Items listed in a dataset
═══

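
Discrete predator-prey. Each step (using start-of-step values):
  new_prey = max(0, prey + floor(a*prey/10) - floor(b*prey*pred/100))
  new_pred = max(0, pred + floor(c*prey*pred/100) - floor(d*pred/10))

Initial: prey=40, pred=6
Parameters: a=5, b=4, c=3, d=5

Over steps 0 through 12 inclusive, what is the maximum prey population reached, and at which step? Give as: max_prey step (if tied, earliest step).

Step 1: prey: 40+20-9=51; pred: 6+7-3=10
Step 2: prey: 51+25-20=56; pred: 10+15-5=20
Step 3: prey: 56+28-44=40; pred: 20+33-10=43
Step 4: prey: 40+20-68=0; pred: 43+51-21=73
Step 5: prey: 0+0-0=0; pred: 73+0-36=37
Step 6: prey: 0+0-0=0; pred: 37+0-18=19
Step 7: prey: 0+0-0=0; pred: 19+0-9=10
Step 8: prey: 0+0-0=0; pred: 10+0-5=5
Step 9: prey: 0+0-0=0; pred: 5+0-2=3
Step 10: prey: 0+0-0=0; pred: 3+0-1=2
Step 11: prey: 0+0-0=0; pred: 2+0-1=1
Step 12: prey: 0+0-0=0; pred: 1+0-0=1
Max prey = 56 at step 2

Answer: 56 2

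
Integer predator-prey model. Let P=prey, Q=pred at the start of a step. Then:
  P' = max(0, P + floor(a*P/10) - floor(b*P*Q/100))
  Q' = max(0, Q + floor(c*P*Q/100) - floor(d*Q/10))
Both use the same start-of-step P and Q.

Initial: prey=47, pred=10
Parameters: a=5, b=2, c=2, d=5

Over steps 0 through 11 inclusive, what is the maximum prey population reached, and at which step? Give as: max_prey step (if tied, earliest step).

Step 1: prey: 47+23-9=61; pred: 10+9-5=14
Step 2: prey: 61+30-17=74; pred: 14+17-7=24
Step 3: prey: 74+37-35=76; pred: 24+35-12=47
Step 4: prey: 76+38-71=43; pred: 47+71-23=95
Step 5: prey: 43+21-81=0; pred: 95+81-47=129
Step 6: prey: 0+0-0=0; pred: 129+0-64=65
Step 7: prey: 0+0-0=0; pred: 65+0-32=33
Step 8: prey: 0+0-0=0; pred: 33+0-16=17
Step 9: prey: 0+0-0=0; pred: 17+0-8=9
Step 10: prey: 0+0-0=0; pred: 9+0-4=5
Step 11: prey: 0+0-0=0; pred: 5+0-2=3
Max prey = 76 at step 3

Answer: 76 3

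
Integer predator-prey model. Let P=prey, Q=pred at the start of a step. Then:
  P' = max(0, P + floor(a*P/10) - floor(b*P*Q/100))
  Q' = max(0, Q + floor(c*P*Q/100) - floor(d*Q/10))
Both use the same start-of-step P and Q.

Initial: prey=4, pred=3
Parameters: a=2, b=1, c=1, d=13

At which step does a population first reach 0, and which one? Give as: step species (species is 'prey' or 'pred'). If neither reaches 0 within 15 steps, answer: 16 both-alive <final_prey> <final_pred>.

Step 1: prey: 4+0-0=4; pred: 3+0-3=0
First extinction: pred at step 1

Answer: 1 pred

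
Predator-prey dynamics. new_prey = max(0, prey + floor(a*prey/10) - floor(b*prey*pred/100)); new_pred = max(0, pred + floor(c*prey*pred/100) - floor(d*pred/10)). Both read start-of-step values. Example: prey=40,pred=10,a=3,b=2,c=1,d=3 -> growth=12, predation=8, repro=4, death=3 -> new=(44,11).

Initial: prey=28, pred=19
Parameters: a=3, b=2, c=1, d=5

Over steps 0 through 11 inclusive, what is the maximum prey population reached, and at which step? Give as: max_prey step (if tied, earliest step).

Step 1: prey: 28+8-10=26; pred: 19+5-9=15
Step 2: prey: 26+7-7=26; pred: 15+3-7=11
Step 3: prey: 26+7-5=28; pred: 11+2-5=8
Step 4: prey: 28+8-4=32; pred: 8+2-4=6
Step 5: prey: 32+9-3=38; pred: 6+1-3=4
Step 6: prey: 38+11-3=46; pred: 4+1-2=3
Step 7: prey: 46+13-2=57; pred: 3+1-1=3
Step 8: prey: 57+17-3=71; pred: 3+1-1=3
Step 9: prey: 71+21-4=88; pred: 3+2-1=4
Step 10: prey: 88+26-7=107; pred: 4+3-2=5
Step 11: prey: 107+32-10=129; pred: 5+5-2=8
Max prey = 129 at step 11

Answer: 129 11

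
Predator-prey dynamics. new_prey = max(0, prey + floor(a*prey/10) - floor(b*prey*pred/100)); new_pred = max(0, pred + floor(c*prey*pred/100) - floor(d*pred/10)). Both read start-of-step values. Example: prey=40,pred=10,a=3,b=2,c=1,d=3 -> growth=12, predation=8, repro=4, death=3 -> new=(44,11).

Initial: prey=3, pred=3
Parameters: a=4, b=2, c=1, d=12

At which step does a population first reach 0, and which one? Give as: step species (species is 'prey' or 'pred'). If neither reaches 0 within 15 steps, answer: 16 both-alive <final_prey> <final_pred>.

Step 1: prey: 3+1-0=4; pred: 3+0-3=0
First extinction: pred at step 1

Answer: 1 pred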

═══

▶ _EXERCISE_:
Copy the records above exactly.

▶ _RESPONSE AREA_:
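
Discrete predator-prey. Each step (using start-of-step values):
  new_prey = max(0, prey + floor(a*prey/10) - floor(b*prey*pred/100))
  new_pred = max(0, pred + floor(c*prey*pred/100) - floor(d*pred/10))

Initial: prey=40, pred=6
Parameters: a=5, b=4, c=3, d=5

Over steps 0 through 12 inclusive, what is the maximum prey population reached, and at which step? Give as: max_prey step (if tied, earliest step).

Step 1: prey: 40+20-9=51; pred: 6+7-3=10
Step 2: prey: 51+25-20=56; pred: 10+15-5=20
Step 3: prey: 56+28-44=40; pred: 20+33-10=43
Step 4: prey: 40+20-68=0; pred: 43+51-21=73
Step 5: prey: 0+0-0=0; pred: 73+0-36=37
Step 6: prey: 0+0-0=0; pred: 37+0-18=19
Step 7: prey: 0+0-0=0; pred: 19+0-9=10
Step 8: prey: 0+0-0=0; pred: 10+0-5=5
Step 9: prey: 0+0-0=0; pred: 5+0-2=3
Step 10: prey: 0+0-0=0; pred: 3+0-1=2
Step 11: prey: 0+0-0=0; pred: 2+0-1=1
Step 12: prey: 0+0-0=0; pred: 1+0-0=1
Max prey = 56 at step 2

Answer: 56 2

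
Integer predator-prey model. Let P=prey, Q=pred at the start of a step. Then:
  P' = max(0, P + floor(a*P/10) - floor(b*P*Q/100))
  Q' = max(0, Q + floor(c*P*Q/100) - floor(d*Q/10))
Both use the same start-of-step P and Q.

Initial: prey=47, pred=10
Parameters: a=5, b=2, c=2, d=5

Over steps 0 through 11 inclusive, what is the maximum prey population reached, and at which step? Give as: max_prey step (if tied, earliest step).

Step 1: prey: 47+23-9=61; pred: 10+9-5=14
Step 2: prey: 61+30-17=74; pred: 14+17-7=24
Step 3: prey: 74+37-35=76; pred: 24+35-12=47
Step 4: prey: 76+38-71=43; pred: 47+71-23=95
Step 5: prey: 43+21-81=0; pred: 95+81-47=129
Step 6: prey: 0+0-0=0; pred: 129+0-64=65
Step 7: prey: 0+0-0=0; pred: 65+0-32=33
Step 8: prey: 0+0-0=0; pred: 33+0-16=17
Step 9: prey: 0+0-0=0; pred: 17+0-8=9
Step 10: prey: 0+0-0=0; pred: 9+0-4=5
Step 11: prey: 0+0-0=0; pred: 5+0-2=3
Max prey = 76 at step 3

Answer: 76 3

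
Integer predator-prey model. Let P=prey, Q=pred at the start of a step. Then:
  P' = max(0, P + floor(a*P/10) - floor(b*P*Q/100))
  Q' = max(0, Q + floor(c*P*Q/100) - floor(d*Q/10))
Both use the same start-of-step P and Q.

Initial: prey=4, pred=3
Parameters: a=2, b=1, c=1, d=13

At which step does a population first reach 0, and which one? Give as: step species (species is 'prey' or 'pred'). If neither reaches 0 within 15 steps, answer: 16 both-alive <final_prey> <final_pred>.

Step 1: prey: 4+0-0=4; pred: 3+0-3=0
First extinction: pred at step 1

Answer: 1 pred

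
Predator-prey dynamics. new_prey = max(0, prey + floor(a*prey/10) - floor(b*prey*pred/100)); new_pred = max(0, pred + floor(c*prey*pred/100) - floor(d*pred/10)). Both read start-of-step values. Example: prey=40,pred=10,a=3,b=2,c=1,d=3 -> growth=12, predation=8, repro=4, death=3 -> new=(44,11).

Initial: prey=28, pred=19
Parameters: a=3, b=2, c=1, d=5

Over steps 0 through 11 inclusive, what is the maximum prey population reached, and at which step? Give as: max_prey step (if tied, earliest step).

Step 1: prey: 28+8-10=26; pred: 19+5-9=15
Step 2: prey: 26+7-7=26; pred: 15+3-7=11
Step 3: prey: 26+7-5=28; pred: 11+2-5=8
Step 4: prey: 28+8-4=32; pred: 8+2-4=6
Step 5: prey: 32+9-3=38; pred: 6+1-3=4
Step 6: prey: 38+11-3=46; pred: 4+1-2=3
Step 7: prey: 46+13-2=57; pred: 3+1-1=3
Step 8: prey: 57+17-3=71; pred: 3+1-1=3
Step 9: prey: 71+21-4=88; pred: 3+2-1=4
Step 10: prey: 88+26-7=107; pred: 4+3-2=5
Step 11: prey: 107+32-10=129; pred: 5+5-2=8
Max prey = 129 at step 11

Answer: 129 11

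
Predator-prey dynamics. new_prey = max(0, prey + floor(a*prey/10) - floor(b*prey*pred/100)); new_pred = max(0, pred + floor(c*prey*pred/100) - floor(d*pred/10)). Both read start-of-step values. Example: prey=40,pred=10,a=3,b=2,c=1,d=3 -> growth=12, predation=8, repro=4, death=3 -> new=(44,11).

Initial: prey=3, pred=3
Parameters: a=4, b=2, c=1, d=12

At which step does a population first reach 0, and which one? Give as: step species (species is 'prey' or 'pred'). If neither reaches 0 within 15 steps, answer: 16 both-alive <final_prey> <final_pred>.

Step 1: prey: 3+1-0=4; pred: 3+0-3=0
First extinction: pred at step 1

Answer: 1 pred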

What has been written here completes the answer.